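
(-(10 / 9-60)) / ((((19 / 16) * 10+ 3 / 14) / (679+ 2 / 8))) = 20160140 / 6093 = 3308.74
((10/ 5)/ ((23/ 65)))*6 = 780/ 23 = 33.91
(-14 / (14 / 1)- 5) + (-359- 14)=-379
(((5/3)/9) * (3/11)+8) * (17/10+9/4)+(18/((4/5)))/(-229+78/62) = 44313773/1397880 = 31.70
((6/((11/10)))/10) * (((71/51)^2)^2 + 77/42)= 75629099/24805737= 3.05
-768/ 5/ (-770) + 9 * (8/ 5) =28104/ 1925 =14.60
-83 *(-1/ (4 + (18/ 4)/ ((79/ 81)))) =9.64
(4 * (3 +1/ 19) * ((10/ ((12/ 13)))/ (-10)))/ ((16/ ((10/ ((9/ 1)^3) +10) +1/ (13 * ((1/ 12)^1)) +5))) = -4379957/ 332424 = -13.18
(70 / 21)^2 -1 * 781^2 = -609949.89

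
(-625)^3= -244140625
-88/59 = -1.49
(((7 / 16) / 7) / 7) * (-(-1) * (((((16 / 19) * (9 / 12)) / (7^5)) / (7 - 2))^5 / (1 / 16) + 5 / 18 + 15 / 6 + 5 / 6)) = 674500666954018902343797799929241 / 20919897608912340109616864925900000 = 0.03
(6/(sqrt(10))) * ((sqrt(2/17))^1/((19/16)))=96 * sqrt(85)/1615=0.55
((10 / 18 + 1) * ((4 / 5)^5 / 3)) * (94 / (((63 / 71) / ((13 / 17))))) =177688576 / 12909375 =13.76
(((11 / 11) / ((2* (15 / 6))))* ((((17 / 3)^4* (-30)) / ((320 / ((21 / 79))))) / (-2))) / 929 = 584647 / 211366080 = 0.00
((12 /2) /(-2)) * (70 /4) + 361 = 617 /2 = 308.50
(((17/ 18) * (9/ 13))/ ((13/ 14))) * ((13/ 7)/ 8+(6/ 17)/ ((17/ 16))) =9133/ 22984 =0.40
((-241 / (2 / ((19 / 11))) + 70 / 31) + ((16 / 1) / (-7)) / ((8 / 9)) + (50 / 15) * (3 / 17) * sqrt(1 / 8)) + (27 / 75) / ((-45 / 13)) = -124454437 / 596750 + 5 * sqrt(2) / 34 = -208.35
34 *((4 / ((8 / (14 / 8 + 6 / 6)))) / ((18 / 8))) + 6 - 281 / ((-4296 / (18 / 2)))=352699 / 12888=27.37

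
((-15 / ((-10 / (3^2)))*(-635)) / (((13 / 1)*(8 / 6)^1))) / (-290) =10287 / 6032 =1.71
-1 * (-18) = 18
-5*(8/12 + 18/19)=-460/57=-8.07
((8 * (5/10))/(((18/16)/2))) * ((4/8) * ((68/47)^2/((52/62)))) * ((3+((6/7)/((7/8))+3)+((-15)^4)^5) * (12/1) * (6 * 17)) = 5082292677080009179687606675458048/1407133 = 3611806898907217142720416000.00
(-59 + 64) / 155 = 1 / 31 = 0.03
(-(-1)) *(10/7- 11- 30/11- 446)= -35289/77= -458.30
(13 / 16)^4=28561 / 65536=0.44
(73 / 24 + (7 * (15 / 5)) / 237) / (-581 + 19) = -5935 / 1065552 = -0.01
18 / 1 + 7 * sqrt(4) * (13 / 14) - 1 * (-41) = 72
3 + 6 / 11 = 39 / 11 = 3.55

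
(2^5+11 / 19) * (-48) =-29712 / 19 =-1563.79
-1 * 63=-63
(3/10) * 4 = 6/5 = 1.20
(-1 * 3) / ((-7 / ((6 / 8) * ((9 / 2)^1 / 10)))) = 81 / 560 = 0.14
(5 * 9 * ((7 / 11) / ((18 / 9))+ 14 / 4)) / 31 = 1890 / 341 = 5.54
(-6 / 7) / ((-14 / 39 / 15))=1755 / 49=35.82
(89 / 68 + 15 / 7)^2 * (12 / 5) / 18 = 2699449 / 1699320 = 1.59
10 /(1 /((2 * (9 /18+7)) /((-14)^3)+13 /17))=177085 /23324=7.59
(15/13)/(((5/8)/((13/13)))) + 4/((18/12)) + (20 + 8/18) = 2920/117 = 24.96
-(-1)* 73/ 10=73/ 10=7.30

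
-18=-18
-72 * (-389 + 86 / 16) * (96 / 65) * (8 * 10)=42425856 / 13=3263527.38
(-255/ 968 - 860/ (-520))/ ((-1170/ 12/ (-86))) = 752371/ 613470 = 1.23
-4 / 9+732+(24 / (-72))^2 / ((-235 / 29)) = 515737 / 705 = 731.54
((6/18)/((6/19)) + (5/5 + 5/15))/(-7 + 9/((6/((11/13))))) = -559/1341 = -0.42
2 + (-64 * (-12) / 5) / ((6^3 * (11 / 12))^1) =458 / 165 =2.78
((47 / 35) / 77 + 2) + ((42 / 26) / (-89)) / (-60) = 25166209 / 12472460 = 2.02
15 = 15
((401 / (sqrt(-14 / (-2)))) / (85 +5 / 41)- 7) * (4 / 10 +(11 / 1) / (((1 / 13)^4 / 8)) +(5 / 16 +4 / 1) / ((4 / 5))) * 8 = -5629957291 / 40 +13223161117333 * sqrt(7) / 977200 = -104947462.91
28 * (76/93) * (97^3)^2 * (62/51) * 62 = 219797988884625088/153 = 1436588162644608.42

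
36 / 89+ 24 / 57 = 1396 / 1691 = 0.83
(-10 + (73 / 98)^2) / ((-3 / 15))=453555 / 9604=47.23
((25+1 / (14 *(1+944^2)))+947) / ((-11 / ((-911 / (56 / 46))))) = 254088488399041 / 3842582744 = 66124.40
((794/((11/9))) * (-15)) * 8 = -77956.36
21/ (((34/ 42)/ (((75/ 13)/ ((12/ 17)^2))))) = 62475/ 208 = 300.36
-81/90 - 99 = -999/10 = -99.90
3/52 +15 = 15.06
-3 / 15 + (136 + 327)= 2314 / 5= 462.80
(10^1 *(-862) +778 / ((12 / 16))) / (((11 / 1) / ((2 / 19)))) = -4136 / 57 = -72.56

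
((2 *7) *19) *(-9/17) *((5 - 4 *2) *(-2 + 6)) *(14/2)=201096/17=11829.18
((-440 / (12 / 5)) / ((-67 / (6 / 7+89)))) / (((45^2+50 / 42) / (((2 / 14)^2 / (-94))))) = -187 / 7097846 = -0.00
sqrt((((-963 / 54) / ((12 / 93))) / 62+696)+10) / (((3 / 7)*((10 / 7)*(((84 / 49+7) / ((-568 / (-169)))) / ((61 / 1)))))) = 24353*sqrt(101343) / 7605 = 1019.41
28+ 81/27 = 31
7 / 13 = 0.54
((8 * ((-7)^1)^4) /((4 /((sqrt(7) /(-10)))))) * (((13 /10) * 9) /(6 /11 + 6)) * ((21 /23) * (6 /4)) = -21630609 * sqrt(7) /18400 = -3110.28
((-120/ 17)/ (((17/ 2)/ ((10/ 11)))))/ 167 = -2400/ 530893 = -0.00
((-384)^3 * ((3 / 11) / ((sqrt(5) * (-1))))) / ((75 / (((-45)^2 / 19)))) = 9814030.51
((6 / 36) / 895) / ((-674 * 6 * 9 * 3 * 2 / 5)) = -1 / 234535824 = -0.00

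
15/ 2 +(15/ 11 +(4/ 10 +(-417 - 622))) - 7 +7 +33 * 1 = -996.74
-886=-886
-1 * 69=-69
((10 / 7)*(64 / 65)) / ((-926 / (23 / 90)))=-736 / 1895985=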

EXERCISE REQUIREMENTS: Would you return every line of the data above exactly?

WRITTEN ANSWER:
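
(-(10 / 9-60)) / ((((19 / 16) * 10+ 3 / 14) / (679+ 2 / 8))) = 20160140 / 6093 = 3308.74
((10/ 5)/ ((23/ 65)))*6 = 780/ 23 = 33.91
(-14 / (14 / 1)- 5) + (-359- 14)=-379
(((5/3)/9) * (3/11)+8) * (17/10+9/4)+(18/((4/5)))/(-229+78/62) = 44313773/1397880 = 31.70
((6/((11/10)))/10) * (((71/51)^2)^2 + 77/42)= 75629099/24805737= 3.05
-768/ 5/ (-770) + 9 * (8/ 5) =28104/ 1925 =14.60
-83 *(-1/ (4 + (18/ 4)/ ((79/ 81)))) =9.64
(4 * (3 +1/ 19) * ((10/ ((12/ 13)))/ (-10)))/ ((16/ ((10/ ((9/ 1)^3) +10) +1/ (13 * ((1/ 12)^1)) +5))) = -4379957/ 332424 = -13.18
(70 / 21)^2 -1 * 781^2 = -609949.89

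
(-625)^3= -244140625
-88/59 = -1.49
(((7 / 16) / 7) / 7) * (-(-1) * (((((16 / 19) * (9 / 12)) / (7^5)) / (7 - 2))^5 / (1 / 16) + 5 / 18 + 15 / 6 + 5 / 6)) = 674500666954018902343797799929241 / 20919897608912340109616864925900000 = 0.03
(6/(sqrt(10))) * ((sqrt(2/17))^1/((19/16)))=96 * sqrt(85)/1615=0.55
((10 / 18 + 1) * ((4 / 5)^5 / 3)) * (94 / (((63 / 71) / ((13 / 17))))) =177688576 / 12909375 =13.76
(((11 / 11) / ((2* (15 / 6))))* ((((17 / 3)^4* (-30)) / ((320 / ((21 / 79))))) / (-2))) / 929 = 584647 / 211366080 = 0.00
((12 /2) /(-2)) * (70 /4) + 361 = 617 /2 = 308.50
(((17/ 18) * (9/ 13))/ ((13/ 14))) * ((13/ 7)/ 8+(6/ 17)/ ((17/ 16))) =9133/ 22984 =0.40
((-241 / (2 / ((19 / 11))) + 70 / 31) + ((16 / 1) / (-7)) / ((8 / 9)) + (50 / 15) * (3 / 17) * sqrt(1 / 8)) + (27 / 75) / ((-45 / 13)) = -124454437 / 596750 + 5 * sqrt(2) / 34 = -208.35
34 *((4 / ((8 / (14 / 8 + 6 / 6)))) / ((18 / 8))) + 6 - 281 / ((-4296 / (18 / 2)))=352699 / 12888=27.37

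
((-15 / ((-10 / (3^2)))*(-635)) / (((13 / 1)*(8 / 6)^1))) / (-290) =10287 / 6032 =1.71
-1 * (-18) = 18
-5*(8/12 + 18/19)=-460/57=-8.07
((8 * (5/10))/(((18/16)/2))) * ((4/8) * ((68/47)^2/((52/62)))) * ((3+((6/7)/((7/8))+3)+((-15)^4)^5) * (12/1) * (6 * 17)) = 5082292677080009179687606675458048/1407133 = 3611806898907217142720416000.00
(-59 + 64) / 155 = 1 / 31 = 0.03
(-(-1)) *(10/7- 11- 30/11- 446)= -35289/77= -458.30
(13 / 16)^4=28561 / 65536=0.44
(73 / 24 + (7 * (15 / 5)) / 237) / (-581 + 19) = -5935 / 1065552 = -0.01
18 / 1 + 7 * sqrt(4) * (13 / 14) - 1 * (-41) = 72
3 + 6 / 11 = 39 / 11 = 3.55

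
(2^5+11 / 19) * (-48) =-29712 / 19 =-1563.79
-1 * 63=-63
(3/10) * 4 = 6/5 = 1.20
(-1 * 3) / ((-7 / ((6 / 8) * ((9 / 2)^1 / 10)))) = 81 / 560 = 0.14
(5 * 9 * ((7 / 11) / ((18 / 9))+ 14 / 4)) / 31 = 1890 / 341 = 5.54
(-6 / 7) / ((-14 / 39 / 15))=1755 / 49=35.82
(89 / 68 + 15 / 7)^2 * (12 / 5) / 18 = 2699449 / 1699320 = 1.59
10 /(1 /((2 * (9 /18+7)) /((-14)^3)+13 /17))=177085 /23324=7.59
(15/13)/(((5/8)/((13/13)))) + 4/((18/12)) + (20 + 8/18) = 2920/117 = 24.96
-(-1)* 73/ 10=73/ 10=7.30

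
-18=-18
-72 * (-389 + 86 / 16) * (96 / 65) * (8 * 10)=42425856 / 13=3263527.38
(-255/ 968 - 860/ (-520))/ ((-1170/ 12/ (-86))) = 752371/ 613470 = 1.23
-4 / 9+732+(24 / (-72))^2 / ((-235 / 29)) = 515737 / 705 = 731.54
((6/18)/((6/19)) + (5/5 + 5/15))/(-7 + 9/((6/((11/13))))) = -559/1341 = -0.42
2 + (-64 * (-12) / 5) / ((6^3 * (11 / 12))^1) =458 / 165 =2.78
((47 / 35) / 77 + 2) + ((42 / 26) / (-89)) / (-60) = 25166209 / 12472460 = 2.02
15 = 15
((401 / (sqrt(-14 / (-2)))) / (85 +5 / 41)- 7) * (4 / 10 +(11 / 1) / (((1 / 13)^4 / 8)) +(5 / 16 +4 / 1) / ((4 / 5))) * 8 = -5629957291 / 40 +13223161117333 * sqrt(7) / 977200 = -104947462.91
28 * (76/93) * (97^3)^2 * (62/51) * 62 = 219797988884625088/153 = 1436588162644608.42

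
36 / 89+ 24 / 57 = 1396 / 1691 = 0.83
(-10 + (73 / 98)^2) / ((-3 / 15))=453555 / 9604=47.23
((25+1 / (14 *(1+944^2)))+947) / ((-11 / ((-911 / (56 / 46))))) = 254088488399041 / 3842582744 = 66124.40
((794/((11/9))) * (-15)) * 8 = -77956.36
21/ (((34/ 42)/ (((75/ 13)/ ((12/ 17)^2))))) = 62475/ 208 = 300.36
-81/90 - 99 = -999/10 = -99.90
3/52 +15 = 15.06
-3 / 15 + (136 + 327)= 2314 / 5= 462.80
(10^1 *(-862) +778 / ((12 / 16))) / (((11 / 1) / ((2 / 19)))) = -4136 / 57 = -72.56

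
((2 *7) *19) *(-9/17) *((5 - 4 *2) *(-2 + 6)) *(14/2)=201096/17=11829.18
((-440 / (12 / 5)) / ((-67 / (6 / 7+89)))) / (((45^2+50 / 42) / (((2 / 14)^2 / (-94))))) = -187 / 7097846 = -0.00
sqrt((((-963 / 54) / ((12 / 93))) / 62+696)+10) / (((3 / 7)*((10 / 7)*(((84 / 49+7) / ((-568 / (-169)))) / ((61 / 1)))))) = 24353*sqrt(101343) / 7605 = 1019.41
28+ 81/27 = 31
7 / 13 = 0.54
((8 * ((-7)^1)^4) /((4 /((sqrt(7) /(-10)))))) * (((13 /10) * 9) /(6 /11 + 6)) * ((21 /23) * (6 /4)) = -21630609 * sqrt(7) /18400 = -3110.28
((-120/ 17)/ (((17/ 2)/ ((10/ 11)))))/ 167 = -2400/ 530893 = -0.00
((-384)^3 * ((3 / 11) / ((sqrt(5) * (-1))))) / ((75 / (((-45)^2 / 19)))) = 9814030.51
((6 / 36) / 895) / ((-674 * 6 * 9 * 3 * 2 / 5)) = -1 / 234535824 = -0.00

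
15/ 2 +(15/ 11 +(4/ 10 +(-417 - 622))) - 7 +7 +33 * 1 = -996.74
-886=-886
-1 * 69=-69
((10 / 7)*(64 / 65)) / ((-926 / (23 / 90)))=-736 / 1895985=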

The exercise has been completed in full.